• **Aim of the task**:
Check the records below for the word "interconnection" and state how many lines contain it, replying with the number only.

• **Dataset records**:
▼

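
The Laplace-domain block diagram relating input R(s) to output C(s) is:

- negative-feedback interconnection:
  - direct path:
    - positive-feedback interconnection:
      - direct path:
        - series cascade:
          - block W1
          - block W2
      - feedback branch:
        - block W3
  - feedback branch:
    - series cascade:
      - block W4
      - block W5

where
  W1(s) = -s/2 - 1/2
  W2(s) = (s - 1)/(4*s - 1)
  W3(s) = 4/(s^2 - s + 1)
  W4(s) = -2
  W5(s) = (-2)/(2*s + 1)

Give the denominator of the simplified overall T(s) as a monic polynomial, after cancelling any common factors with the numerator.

Reducing step by step:

Step 1 - series reduction of W1, W2; result (1 - s^2)/(8*s - 2)
Step 2 - collapse the loop ((W1*W2) forward, W3 return); result (-s^4 + s^3 - s + 1)/(8*s^3 - 6*s^2 + 10*s - 6)
Step 3 - multiply W4, W5 (series); result 4/(2*s + 1)
Step 4 - collapse the loop ([(W1*W2)/(1-(W1*W2)*W3)] forward, (W4*W5) return); result (-2*s^5 + s^4 + s^3 - 2*s^2 + s + 1)/(12*s^4 + 14*s^2 - 6*s - 2)
T(s) is the step-4 result (common factors already cancelled). Leading coefficient of the denominator: 12. Divide through by 12 for the monic polynomial.

Answer: s^4 + 7*s^2/6 - s/2 - 1/6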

▲

• **Worked solution**:
2